> _About this exercise_:
Nothing in the records should differ when they are repeated. Restate them word for word.

[[ Task input, beginning ]]

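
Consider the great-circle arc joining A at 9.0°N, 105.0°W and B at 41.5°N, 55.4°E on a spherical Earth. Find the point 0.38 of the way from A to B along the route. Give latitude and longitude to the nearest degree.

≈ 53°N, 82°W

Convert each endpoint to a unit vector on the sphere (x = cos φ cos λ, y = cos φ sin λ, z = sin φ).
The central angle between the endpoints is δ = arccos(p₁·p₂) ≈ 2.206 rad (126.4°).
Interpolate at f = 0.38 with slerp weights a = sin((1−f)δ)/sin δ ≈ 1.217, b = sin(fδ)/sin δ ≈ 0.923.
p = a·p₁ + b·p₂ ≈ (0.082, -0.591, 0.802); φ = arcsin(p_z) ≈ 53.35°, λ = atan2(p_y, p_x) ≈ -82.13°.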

[[ Task input, end ]]

> _Solution to the exercise_:
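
Consider the great-circle arc joining A at 9.0°N, 105.0°W and B at 41.5°N, 55.4°E on a spherical Earth. Find the point 0.38 of the way from A to B along the route. Give latitude and longitude to the nearest degree.

≈ 53°N, 82°W

Convert each endpoint to a unit vector on the sphere (x = cos φ cos λ, y = cos φ sin λ, z = sin φ).
The central angle between the endpoints is δ = arccos(p₁·p₂) ≈ 2.206 rad (126.4°).
Interpolate at f = 0.38 with slerp weights a = sin((1−f)δ)/sin δ ≈ 1.217, b = sin(fδ)/sin δ ≈ 0.923.
p = a·p₁ + b·p₂ ≈ (0.082, -0.591, 0.802); φ = arcsin(p_z) ≈ 53.35°, λ = atan2(p_y, p_x) ≈ -82.13°.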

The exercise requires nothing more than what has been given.